TASK OBJECTIVE: Beginning with the line that contains "Given logits [4, -3, 1], calculate" in the material below, print each line exactly until the line that contains "Splitting gives Left(3" has been printed, then stop.

EXTRACTED DATA:
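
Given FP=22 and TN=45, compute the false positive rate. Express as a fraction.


FPR = FP / (FP + TN) = 22 / 67 = 22/67.

22/67


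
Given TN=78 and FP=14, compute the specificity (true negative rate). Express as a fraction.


Specificity = TN / (TN + FP) = 78 / 92 = 39/46.

39/46


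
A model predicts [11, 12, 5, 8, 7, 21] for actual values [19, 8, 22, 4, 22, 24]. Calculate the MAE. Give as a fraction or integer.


MAE = (1/6) * (|19-11|=8 + |8-12|=4 + |22-5|=17 + |4-8|=4 + |22-7|=15 + |24-21|=3). Sum = 51. MAE = 17/2.

17/2


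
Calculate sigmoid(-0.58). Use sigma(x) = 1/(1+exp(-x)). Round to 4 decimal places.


sigma(-0.58) = 1/(1+e^(0.58)) = 1/(1+1.786038) = 1/2.786038 = 0.3589.

0.3589


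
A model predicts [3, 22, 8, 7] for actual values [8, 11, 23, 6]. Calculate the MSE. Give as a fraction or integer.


MSE = (1/4) * ((8-3)^2=25 + (11-22)^2=121 + (23-8)^2=225 + (6-7)^2=1). Sum = 372. MSE = 93.

93


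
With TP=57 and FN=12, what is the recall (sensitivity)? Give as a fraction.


Recall = TP / (TP + FN) = 57 / 69 = 19/23.

19/23


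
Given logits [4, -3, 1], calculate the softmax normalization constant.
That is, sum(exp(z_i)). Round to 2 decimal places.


Denom = e^4=54.5982 + e^-3=0.0498 + e^1=2.7183. Sum = 57.3663, which rounds to 57.37.

57.37


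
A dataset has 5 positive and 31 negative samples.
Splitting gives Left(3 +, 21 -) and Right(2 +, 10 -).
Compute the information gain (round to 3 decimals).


H(parent) = 0.5813. H(left) = 0.5436, H(right) = 0.6500. Weighted = (24/36)*0.5436 + (12/36)*0.6500 = 0.5791. IG = 0.5813 - 0.5791 = 0.0022, which rounds to 0.002.

0.002


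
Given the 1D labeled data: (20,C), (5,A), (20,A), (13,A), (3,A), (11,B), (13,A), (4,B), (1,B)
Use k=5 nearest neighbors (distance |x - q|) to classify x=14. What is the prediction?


Distances: |20-14|=6, |5-14|=9, |20-14|=6, |13-14|=1, |3-14|=11, |11-14|=3, |13-14|=1, |4-14|=10, |1-14|=13. 5 nearest: (13,A), (13,A), (11,B), (20,A), (20,C). Counts: {'A': 3, 'B': 1, 'C': 1}. Majority class: A.

A


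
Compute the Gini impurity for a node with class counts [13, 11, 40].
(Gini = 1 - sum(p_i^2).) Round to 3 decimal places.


Total = 64. Proportions: 13/64, 11/64, 40/64. sum(p_i^2) = 0.4614. Gini = 1 - 0.4614 = 0.5386, which rounds to 0.539.

0.539


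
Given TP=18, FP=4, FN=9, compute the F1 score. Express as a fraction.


Precision = 18/22 = 9/11. Recall = 18/27 = 2/3. F1 = 2*P*R/(P+R) = 36/49.

36/49


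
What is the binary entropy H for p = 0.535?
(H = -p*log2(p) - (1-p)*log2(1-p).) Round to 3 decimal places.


H = -0.535*log2(0.535) - 0.465*log2(0.465) = 0.996.

0.996


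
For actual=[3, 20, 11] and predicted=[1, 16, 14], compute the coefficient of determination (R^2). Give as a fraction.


Mean(y) = 34/3. SS_res = 29. SS_tot = 434/3. R^2 = 1 - 29/(434/3) = 347/434.

347/434


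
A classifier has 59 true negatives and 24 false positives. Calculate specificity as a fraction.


Specificity = TN / (TN + FP) = 59 / 83 = 59/83.

59/83


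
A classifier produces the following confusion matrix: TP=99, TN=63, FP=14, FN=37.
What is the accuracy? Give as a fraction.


Accuracy = (TP + TN) / (TP + TN + FP + FN) = (99 + 63) / 213 = 54/71.

54/71


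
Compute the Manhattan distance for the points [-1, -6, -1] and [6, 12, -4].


d = sum of absolute differences: |-1-6|=7 + |-6-12|=18 + |-1--4|=3 = 28.

28


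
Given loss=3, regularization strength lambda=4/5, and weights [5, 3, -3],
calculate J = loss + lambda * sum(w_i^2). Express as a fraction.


L2 sq norm = sum(w^2) = 43. J = 3 + 4/5 * 43 = 187/5.

187/5


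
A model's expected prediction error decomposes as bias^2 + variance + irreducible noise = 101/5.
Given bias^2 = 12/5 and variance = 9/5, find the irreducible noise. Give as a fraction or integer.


Total error = bias^2 + variance + irreducible noise. So irreducible noise = 101/5 - 12/5 - 9/5 = 16.

16


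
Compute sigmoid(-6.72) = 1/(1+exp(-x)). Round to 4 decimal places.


sigma(-6.72) = 1/(1+e^(6.72)) = 1/(1+828.817511) = 1/829.817511 = 0.0012.

0.0012


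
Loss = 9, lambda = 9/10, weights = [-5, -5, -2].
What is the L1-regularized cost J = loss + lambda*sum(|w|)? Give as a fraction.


L1 norm = sum(|w|) = 12. J = 9 + 9/10 * 12 = 99/5.

99/5


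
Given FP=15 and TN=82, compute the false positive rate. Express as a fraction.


FPR = FP / (FP + TN) = 15 / 97 = 15/97.

15/97


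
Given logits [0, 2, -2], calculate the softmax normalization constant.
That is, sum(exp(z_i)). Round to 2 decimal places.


Denom = e^0=1.0000 + e^2=7.3891 + e^-2=0.1353. Sum = 8.5244, which rounds to 8.52.

8.52


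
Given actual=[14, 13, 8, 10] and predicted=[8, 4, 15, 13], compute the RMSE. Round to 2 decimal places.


MSE = 43.7500. RMSE = sqrt(43.7500) = 6.61.

6.61


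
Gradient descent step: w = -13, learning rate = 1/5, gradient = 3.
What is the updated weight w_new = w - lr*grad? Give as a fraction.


w_new = -13 - 1/5 * 3 = -13 - 3/5 = -68/5.

-68/5


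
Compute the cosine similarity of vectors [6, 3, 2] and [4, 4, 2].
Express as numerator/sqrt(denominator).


dot = 40. |a|^2 = 49, |b|^2 = 36. cos = 40/sqrt(1764).

40/sqrt(1764)


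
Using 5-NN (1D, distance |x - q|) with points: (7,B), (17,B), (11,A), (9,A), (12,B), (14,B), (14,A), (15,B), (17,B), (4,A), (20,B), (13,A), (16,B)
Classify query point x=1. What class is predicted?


Distances: |7-1|=6, |17-1|=16, |11-1|=10, |9-1|=8, |12-1|=11, |14-1|=13, |14-1|=13, |15-1|=14, |17-1|=16, |4-1|=3, |20-1|=19, |13-1|=12, |16-1|=15. 5 nearest: (4,A), (7,B), (9,A), (11,A), (12,B). Counts: {'A': 3, 'B': 2}. Majority class: A.

A


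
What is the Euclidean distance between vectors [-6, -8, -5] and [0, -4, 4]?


d = sqrt(sum of squared differences). (-6-0)^2=36, (-8--4)^2=16, (-5-4)^2=81. Sum = 133.

sqrt(133)


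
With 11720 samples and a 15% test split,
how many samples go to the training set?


Test set = 11720 * 15% = 1758. Training set = 11720 - 1758 = 9962.

9962


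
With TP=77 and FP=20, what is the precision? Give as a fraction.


Precision = TP / (TP + FP) = 77 / 97 = 77/97.

77/97


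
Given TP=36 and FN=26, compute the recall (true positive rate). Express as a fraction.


Recall = TP / (TP + FN) = 36 / 62 = 18/31.

18/31


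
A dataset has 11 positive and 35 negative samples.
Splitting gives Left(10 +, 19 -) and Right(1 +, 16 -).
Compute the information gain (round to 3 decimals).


H(parent) = 0.7936. H(left) = 0.9294, H(right) = 0.3228. Weighted = (29/46)*0.9294 + (17/46)*0.3228 = 0.7052. IG = 0.7936 - 0.7052 = 0.0884, which rounds to 0.088.

0.088


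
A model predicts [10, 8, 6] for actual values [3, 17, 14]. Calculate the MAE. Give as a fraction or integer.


MAE = (1/3) * (|3-10|=7 + |17-8|=9 + |14-6|=8). Sum = 24. MAE = 8.

8


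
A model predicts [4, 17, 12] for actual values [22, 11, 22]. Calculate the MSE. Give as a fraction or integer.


MSE = (1/3) * ((22-4)^2=324 + (11-17)^2=36 + (22-12)^2=100). Sum = 460. MSE = 460/3.

460/3


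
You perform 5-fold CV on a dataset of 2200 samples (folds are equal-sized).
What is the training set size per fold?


Each validation fold has 2200/5 = 440 samples. Training set = 2200 - 440 = 1760.

1760


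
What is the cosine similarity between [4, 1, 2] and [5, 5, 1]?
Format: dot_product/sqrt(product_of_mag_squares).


dot = 27. |a|^2 = 21, |b|^2 = 51. cos = 27/sqrt(1071).

27/sqrt(1071)


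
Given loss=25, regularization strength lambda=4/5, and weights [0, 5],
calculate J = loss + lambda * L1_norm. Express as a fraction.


L1 norm = sum(|w|) = 5. J = 25 + 4/5 * 5 = 29.

29


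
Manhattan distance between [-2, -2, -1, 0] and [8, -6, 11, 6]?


d = sum of absolute differences: |-2-8|=10 + |-2--6|=4 + |-1-11|=12 + |0-6|=6 = 32.

32


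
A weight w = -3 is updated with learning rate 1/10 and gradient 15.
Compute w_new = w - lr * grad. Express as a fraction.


w_new = -3 - 1/10 * 15 = -3 - 3/2 = -9/2.

-9/2


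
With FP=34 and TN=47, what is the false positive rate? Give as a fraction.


FPR = FP / (FP + TN) = 34 / 81 = 34/81.

34/81


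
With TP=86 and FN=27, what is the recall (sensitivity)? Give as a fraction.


Recall = TP / (TP + FN) = 86 / 113 = 86/113.

86/113


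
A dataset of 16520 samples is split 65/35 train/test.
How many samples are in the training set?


Test set = 16520 * 35% = 5782. Training set = 16520 - 5782 = 10738.

10738


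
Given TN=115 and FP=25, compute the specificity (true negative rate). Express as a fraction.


Specificity = TN / (TN + FP) = 115 / 140 = 23/28.

23/28


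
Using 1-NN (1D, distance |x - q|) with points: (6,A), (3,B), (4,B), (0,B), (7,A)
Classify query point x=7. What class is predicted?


Distances: |6-7|=1, |3-7|=4, |4-7|=3, |0-7|=7, |7-7|=0. 1 nearest: (7,A). Counts: {'A': 1}. Majority class: A.

A


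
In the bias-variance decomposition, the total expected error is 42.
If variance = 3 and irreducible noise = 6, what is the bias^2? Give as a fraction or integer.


Total error = bias^2 + variance + irreducible noise. So bias^2 = 42 - 3 - 6 = 33.

33


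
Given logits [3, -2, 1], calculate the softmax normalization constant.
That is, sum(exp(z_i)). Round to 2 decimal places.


Denom = e^3=20.0855 + e^-2=0.1353 + e^1=2.7183. Sum = 22.9391, which rounds to 22.94.

22.94


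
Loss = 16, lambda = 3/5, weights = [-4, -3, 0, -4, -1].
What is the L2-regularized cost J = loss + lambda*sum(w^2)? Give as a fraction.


L2 sq norm = sum(w^2) = 42. J = 16 + 3/5 * 42 = 206/5.

206/5


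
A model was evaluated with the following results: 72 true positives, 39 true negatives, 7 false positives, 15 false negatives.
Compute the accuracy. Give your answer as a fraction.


Accuracy = (TP + TN) / (TP + TN + FP + FN) = (72 + 39) / 133 = 111/133.

111/133


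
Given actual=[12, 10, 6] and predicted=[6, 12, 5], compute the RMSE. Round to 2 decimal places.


MSE = 13.6667. RMSE = sqrt(13.6667) = 3.70.

3.70


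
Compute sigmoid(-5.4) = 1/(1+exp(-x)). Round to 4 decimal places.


sigma(-5.4) = 1/(1+e^(5.4)) = 1/(1+221.406416) = 1/222.406416 = 0.0045.

0.0045


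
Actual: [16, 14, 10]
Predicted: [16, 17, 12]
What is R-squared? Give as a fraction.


Mean(y) = 40/3. SS_res = 13. SS_tot = 56/3. R^2 = 1 - 13/(56/3) = 17/56.

17/56


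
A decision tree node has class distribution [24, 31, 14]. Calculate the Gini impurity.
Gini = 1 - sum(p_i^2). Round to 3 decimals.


Total = 69. Proportions: 24/69, 31/69, 14/69. sum(p_i^2) = 0.3640. Gini = 1 - 0.3640 = 0.6360, which rounds to 0.636.

0.636


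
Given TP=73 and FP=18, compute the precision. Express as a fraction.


Precision = TP / (TP + FP) = 73 / 91 = 73/91.

73/91


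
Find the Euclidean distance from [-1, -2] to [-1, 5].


d = sqrt(sum of squared differences). (-1--1)^2=0, (-2-5)^2=49. Sum = 49.

7


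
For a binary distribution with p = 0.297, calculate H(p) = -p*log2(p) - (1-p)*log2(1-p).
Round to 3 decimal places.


H = -0.297*log2(0.297) - 0.703*log2(0.703) = 0.878.

0.878


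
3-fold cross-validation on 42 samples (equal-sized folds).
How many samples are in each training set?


Each validation fold has 42/3 = 14 samples. Training set = 42 - 14 = 28.

28


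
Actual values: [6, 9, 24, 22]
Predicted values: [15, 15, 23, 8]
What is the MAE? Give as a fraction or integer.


MAE = (1/4) * (|6-15|=9 + |9-15|=6 + |24-23|=1 + |22-8|=14). Sum = 30. MAE = 15/2.

15/2


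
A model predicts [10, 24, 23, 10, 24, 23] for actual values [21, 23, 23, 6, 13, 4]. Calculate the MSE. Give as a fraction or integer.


MSE = (1/6) * ((21-10)^2=121 + (23-24)^2=1 + (23-23)^2=0 + (6-10)^2=16 + (13-24)^2=121 + (4-23)^2=361). Sum = 620. MSE = 310/3.

310/3


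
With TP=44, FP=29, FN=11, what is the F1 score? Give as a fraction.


Precision = 44/73 = 44/73. Recall = 44/55 = 4/5. F1 = 2*P*R/(P+R) = 11/16.

11/16


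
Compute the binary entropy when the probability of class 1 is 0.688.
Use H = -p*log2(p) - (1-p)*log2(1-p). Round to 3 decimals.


H = -0.688*log2(0.688) - 0.312*log2(0.312) = 0.895.

0.895


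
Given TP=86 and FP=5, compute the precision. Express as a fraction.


Precision = TP / (TP + FP) = 86 / 91 = 86/91.

86/91


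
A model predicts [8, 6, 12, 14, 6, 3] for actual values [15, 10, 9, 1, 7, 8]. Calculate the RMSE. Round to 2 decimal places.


MSE = 44.8333. RMSE = sqrt(44.8333) = 6.70.

6.70


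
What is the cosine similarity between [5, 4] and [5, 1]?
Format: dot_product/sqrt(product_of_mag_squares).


dot = 29. |a|^2 = 41, |b|^2 = 26. cos = 29/sqrt(1066).

29/sqrt(1066)


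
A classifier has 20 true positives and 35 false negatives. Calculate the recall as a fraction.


Recall = TP / (TP + FN) = 20 / 55 = 4/11.

4/11


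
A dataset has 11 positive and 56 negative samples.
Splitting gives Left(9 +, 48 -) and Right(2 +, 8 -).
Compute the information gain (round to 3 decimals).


H(parent) = 0.6442. H(left) = 0.6292, H(right) = 0.7219. Weighted = (57/67)*0.6292 + (10/67)*0.7219 = 0.6430. IG = 0.6442 - 0.6430 = 0.0012, which rounds to 0.001.

0.001


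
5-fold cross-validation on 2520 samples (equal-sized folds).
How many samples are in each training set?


Each validation fold has 2520/5 = 504 samples. Training set = 2520 - 504 = 2016.

2016


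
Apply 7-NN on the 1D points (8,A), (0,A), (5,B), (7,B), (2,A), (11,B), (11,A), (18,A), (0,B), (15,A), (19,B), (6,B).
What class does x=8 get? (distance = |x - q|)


Distances: |8-8|=0, |0-8|=8, |5-8|=3, |7-8|=1, |2-8|=6, |11-8|=3, |11-8|=3, |18-8|=10, |0-8|=8, |15-8|=7, |19-8|=11, |6-8|=2. 7 nearest: (8,A), (7,B), (6,B), (11,A), (5,B), (11,B), (2,A). Counts: {'A': 3, 'B': 4}. Majority class: B.

B


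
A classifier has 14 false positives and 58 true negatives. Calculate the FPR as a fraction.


FPR = FP / (FP + TN) = 14 / 72 = 7/36.

7/36


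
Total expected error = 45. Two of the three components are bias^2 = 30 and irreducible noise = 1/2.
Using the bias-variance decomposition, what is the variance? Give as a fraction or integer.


Total error = bias^2 + variance + irreducible noise. So variance = 45 - 30 - 1/2 = 29/2.

29/2


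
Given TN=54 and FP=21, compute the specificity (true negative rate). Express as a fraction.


Specificity = TN / (TN + FP) = 54 / 75 = 18/25.

18/25


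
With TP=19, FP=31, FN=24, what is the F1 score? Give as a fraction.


Precision = 19/50 = 19/50. Recall = 19/43 = 19/43. F1 = 2*P*R/(P+R) = 38/93.

38/93


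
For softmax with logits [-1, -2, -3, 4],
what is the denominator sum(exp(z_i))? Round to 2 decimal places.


Denom = e^-1=0.3679 + e^-2=0.1353 + e^-3=0.0498 + e^4=54.5982. Sum = 55.1512, which rounds to 55.15.

55.15


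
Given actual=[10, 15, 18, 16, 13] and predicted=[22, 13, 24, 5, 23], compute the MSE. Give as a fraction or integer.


MSE = (1/5) * ((10-22)^2=144 + (15-13)^2=4 + (18-24)^2=36 + (16-5)^2=121 + (13-23)^2=100). Sum = 405. MSE = 81.

81


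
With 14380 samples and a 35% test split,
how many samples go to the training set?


Test set = 14380 * 35% = 5033. Training set = 14380 - 5033 = 9347.

9347


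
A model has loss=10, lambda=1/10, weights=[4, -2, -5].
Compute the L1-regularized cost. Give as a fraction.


L1 norm = sum(|w|) = 11. J = 10 + 1/10 * 11 = 111/10.

111/10


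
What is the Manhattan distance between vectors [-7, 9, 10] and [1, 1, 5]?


d = sum of absolute differences: |-7-1|=8 + |9-1|=8 + |10-5|=5 = 21.

21


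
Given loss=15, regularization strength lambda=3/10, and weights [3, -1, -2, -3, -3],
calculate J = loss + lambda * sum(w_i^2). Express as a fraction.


L2 sq norm = sum(w^2) = 32. J = 15 + 3/10 * 32 = 123/5.

123/5


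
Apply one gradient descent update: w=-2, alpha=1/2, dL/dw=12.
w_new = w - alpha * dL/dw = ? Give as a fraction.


w_new = -2 - 1/2 * 12 = -2 - 6 = -8.

-8


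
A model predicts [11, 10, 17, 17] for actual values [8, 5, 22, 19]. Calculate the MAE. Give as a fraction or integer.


MAE = (1/4) * (|8-11|=3 + |5-10|=5 + |22-17|=5 + |19-17|=2). Sum = 15. MAE = 15/4.

15/4


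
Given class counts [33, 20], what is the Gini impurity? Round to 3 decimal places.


Total = 53. Proportions: 33/53, 20/53. sum(p_i^2) = 0.5301. Gini = 1 - 0.5301 = 0.4699, which rounds to 0.470.

0.470


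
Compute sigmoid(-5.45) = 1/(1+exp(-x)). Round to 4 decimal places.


sigma(-5.45) = 1/(1+e^(5.45)) = 1/(1+232.758166) = 1/233.758166 = 0.0043.

0.0043


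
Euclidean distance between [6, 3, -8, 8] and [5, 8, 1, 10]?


d = sqrt(sum of squared differences). (6-5)^2=1, (3-8)^2=25, (-8-1)^2=81, (8-10)^2=4. Sum = 111.

sqrt(111)


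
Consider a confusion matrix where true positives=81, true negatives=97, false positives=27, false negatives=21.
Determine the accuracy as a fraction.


Accuracy = (TP + TN) / (TP + TN + FP + FN) = (81 + 97) / 226 = 89/113.

89/113


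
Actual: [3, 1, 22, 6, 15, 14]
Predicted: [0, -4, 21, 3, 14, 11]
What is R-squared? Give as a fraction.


Mean(y) = 61/6. SS_res = 54. SS_tot = 1985/6. R^2 = 1 - 54/(1985/6) = 1661/1985.

1661/1985


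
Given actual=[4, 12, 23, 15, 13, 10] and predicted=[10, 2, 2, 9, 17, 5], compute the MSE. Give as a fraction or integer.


MSE = (1/6) * ((4-10)^2=36 + (12-2)^2=100 + (23-2)^2=441 + (15-9)^2=36 + (13-17)^2=16 + (10-5)^2=25). Sum = 654. MSE = 109.

109


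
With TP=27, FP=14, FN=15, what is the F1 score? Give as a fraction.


Precision = 27/41 = 27/41. Recall = 27/42 = 9/14. F1 = 2*P*R/(P+R) = 54/83.

54/83


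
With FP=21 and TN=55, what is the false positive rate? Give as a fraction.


FPR = FP / (FP + TN) = 21 / 76 = 21/76.

21/76


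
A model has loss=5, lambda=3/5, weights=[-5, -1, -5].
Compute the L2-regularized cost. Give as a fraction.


L2 sq norm = sum(w^2) = 51. J = 5 + 3/5 * 51 = 178/5.

178/5


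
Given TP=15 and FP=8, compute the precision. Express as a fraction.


Precision = TP / (TP + FP) = 15 / 23 = 15/23.

15/23


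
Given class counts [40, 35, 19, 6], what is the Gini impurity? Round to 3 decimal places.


Total = 100. Proportions: 40/100, 35/100, 19/100, 6/100. sum(p_i^2) = 0.3222. Gini = 1 - 0.3222 = 0.6778, which rounds to 0.678.

0.678


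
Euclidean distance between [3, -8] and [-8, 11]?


d = sqrt(sum of squared differences). (3--8)^2=121, (-8-11)^2=361. Sum = 482.

sqrt(482)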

RESPONSE:
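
Given logits [4, -3, 1], calculate the softmax normalization constant.
That is, sum(exp(z_i)). Round to 2 decimal places.


Denom = e^4=54.5982 + e^-3=0.0498 + e^1=2.7183. Sum = 57.3663, which rounds to 57.37.

57.37


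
A dataset has 5 positive and 31 negative samples.
Splitting gives Left(3 +, 21 -) and Right(2 +, 10 -).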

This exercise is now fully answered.